Data records:
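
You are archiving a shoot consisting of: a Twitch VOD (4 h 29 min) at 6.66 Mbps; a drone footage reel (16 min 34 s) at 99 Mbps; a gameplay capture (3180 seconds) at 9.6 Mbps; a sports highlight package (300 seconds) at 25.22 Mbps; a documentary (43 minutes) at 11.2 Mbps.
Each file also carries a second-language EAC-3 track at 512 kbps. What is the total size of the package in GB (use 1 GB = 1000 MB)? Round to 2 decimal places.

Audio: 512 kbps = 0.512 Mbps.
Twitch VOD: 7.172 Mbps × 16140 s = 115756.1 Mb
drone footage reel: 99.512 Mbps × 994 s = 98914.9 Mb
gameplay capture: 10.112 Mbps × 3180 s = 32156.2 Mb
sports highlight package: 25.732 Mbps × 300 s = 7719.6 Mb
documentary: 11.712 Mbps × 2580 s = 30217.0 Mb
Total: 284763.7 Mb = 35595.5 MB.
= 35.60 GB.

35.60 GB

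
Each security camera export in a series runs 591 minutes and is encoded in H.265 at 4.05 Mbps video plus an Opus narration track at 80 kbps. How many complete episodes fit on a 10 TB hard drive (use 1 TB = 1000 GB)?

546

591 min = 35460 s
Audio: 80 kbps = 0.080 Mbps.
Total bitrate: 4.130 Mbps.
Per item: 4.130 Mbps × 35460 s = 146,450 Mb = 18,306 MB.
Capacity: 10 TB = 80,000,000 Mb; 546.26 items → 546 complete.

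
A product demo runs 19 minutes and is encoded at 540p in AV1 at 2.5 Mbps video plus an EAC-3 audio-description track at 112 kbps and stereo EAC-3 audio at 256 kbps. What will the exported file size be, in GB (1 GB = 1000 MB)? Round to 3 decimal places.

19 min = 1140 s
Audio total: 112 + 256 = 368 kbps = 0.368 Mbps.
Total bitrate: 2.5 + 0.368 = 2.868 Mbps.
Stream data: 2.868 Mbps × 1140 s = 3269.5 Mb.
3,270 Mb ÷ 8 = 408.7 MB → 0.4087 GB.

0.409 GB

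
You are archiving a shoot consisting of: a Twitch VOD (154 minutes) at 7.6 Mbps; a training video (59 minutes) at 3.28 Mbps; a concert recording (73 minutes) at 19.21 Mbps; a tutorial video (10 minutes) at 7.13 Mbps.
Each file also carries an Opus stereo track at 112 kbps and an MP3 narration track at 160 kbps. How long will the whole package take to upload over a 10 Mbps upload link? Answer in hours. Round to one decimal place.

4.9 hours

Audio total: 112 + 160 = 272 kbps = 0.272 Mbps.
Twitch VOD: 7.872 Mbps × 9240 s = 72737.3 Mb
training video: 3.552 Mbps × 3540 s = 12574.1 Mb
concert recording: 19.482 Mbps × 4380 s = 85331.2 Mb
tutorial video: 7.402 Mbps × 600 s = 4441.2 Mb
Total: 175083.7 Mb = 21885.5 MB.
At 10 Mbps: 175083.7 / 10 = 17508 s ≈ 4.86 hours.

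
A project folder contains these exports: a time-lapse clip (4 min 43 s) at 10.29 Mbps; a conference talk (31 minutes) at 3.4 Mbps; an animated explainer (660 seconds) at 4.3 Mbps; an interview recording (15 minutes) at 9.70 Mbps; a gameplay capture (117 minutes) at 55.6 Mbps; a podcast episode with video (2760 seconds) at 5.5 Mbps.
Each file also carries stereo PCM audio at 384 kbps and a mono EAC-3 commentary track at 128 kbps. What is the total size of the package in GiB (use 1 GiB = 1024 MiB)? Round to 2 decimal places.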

• **What is required**: A complete, exact repeat of the records is the required answer.

• **Task solution**:
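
You are archiving a shoot consisting of: a Twitch VOD (4 h 29 min) at 6.66 Mbps; a drone footage reel (16 min 34 s) at 99 Mbps; a gameplay capture (3180 seconds) at 9.6 Mbps; a sports highlight package (300 seconds) at 25.22 Mbps; a documentary (43 minutes) at 11.2 Mbps.
Each file also carries a second-language EAC-3 track at 512 kbps. What is the total size of the package in GB (use 1 GB = 1000 MB)? Round to 2 decimal places.

Audio: 512 kbps = 0.512 Mbps.
Twitch VOD: 7.172 Mbps × 16140 s = 115756.1 Mb
drone footage reel: 99.512 Mbps × 994 s = 98914.9 Mb
gameplay capture: 10.112 Mbps × 3180 s = 32156.2 Mb
sports highlight package: 25.732 Mbps × 300 s = 7719.6 Mb
documentary: 11.712 Mbps × 2580 s = 30217.0 Mb
Total: 284763.7 Mb = 35595.5 MB.
= 35.60 GB.

35.60 GB

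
Each security camera export in a series runs 591 minutes and is encoded in H.265 at 4.05 Mbps video plus an Opus narration track at 80 kbps. How many complete episodes fit on a 10 TB hard drive (use 1 TB = 1000 GB)?

546

591 min = 35460 s
Audio: 80 kbps = 0.080 Mbps.
Total bitrate: 4.130 Mbps.
Per item: 4.130 Mbps × 35460 s = 146,450 Mb = 18,306 MB.
Capacity: 10 TB = 80,000,000 Mb; 546.26 items → 546 complete.

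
A product demo runs 19 minutes and is encoded at 540p in AV1 at 2.5 Mbps video plus an EAC-3 audio-description track at 112 kbps and stereo EAC-3 audio at 256 kbps. What will the exported file size be, in GB (1 GB = 1000 MB)? Round to 3 decimal places.

19 min = 1140 s
Audio total: 112 + 256 = 368 kbps = 0.368 Mbps.
Total bitrate: 2.5 + 0.368 = 2.868 Mbps.
Stream data: 2.868 Mbps × 1140 s = 3269.5 Mb.
3,270 Mb ÷ 8 = 408.7 MB → 0.4087 GB.

0.409 GB

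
You are archiving a shoot consisting of: a Twitch VOD (154 minutes) at 7.6 Mbps; a training video (59 minutes) at 3.28 Mbps; a concert recording (73 minutes) at 19.21 Mbps; a tutorial video (10 minutes) at 7.13 Mbps.
Each file also carries an Opus stereo track at 112 kbps and an MP3 narration track at 160 kbps. How long will the whole package take to upload over a 10 Mbps upload link? Answer in hours. Round to one decimal place.

4.9 hours

Audio total: 112 + 160 = 272 kbps = 0.272 Mbps.
Twitch VOD: 7.872 Mbps × 9240 s = 72737.3 Mb
training video: 3.552 Mbps × 3540 s = 12574.1 Mb
concert recording: 19.482 Mbps × 4380 s = 85331.2 Mb
tutorial video: 7.402 Mbps × 600 s = 4441.2 Mb
Total: 175083.7 Mb = 21885.5 MB.
At 10 Mbps: 175083.7 / 10 = 17508 s ≈ 4.86 hours.

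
A project folder contains these exports: a time-lapse clip (4 min 43 s) at 10.29 Mbps; a conference talk (31 minutes) at 3.4 Mbps; an animated explainer (660 seconds) at 4.3 Mbps; an interview recording (15 minutes) at 9.70 Mbps; a gameplay capture (117 minutes) at 55.6 Mbps; a podcast episode with video (2760 seconds) at 5.5 Mbps.
Each file also carries stereo PCM audio at 384 kbps and a mono EAC-3 commentary track at 128 kbps. What is the total size of the package in GiB (use 1 GiB = 1024 MiB)? Round to 2 decimal places.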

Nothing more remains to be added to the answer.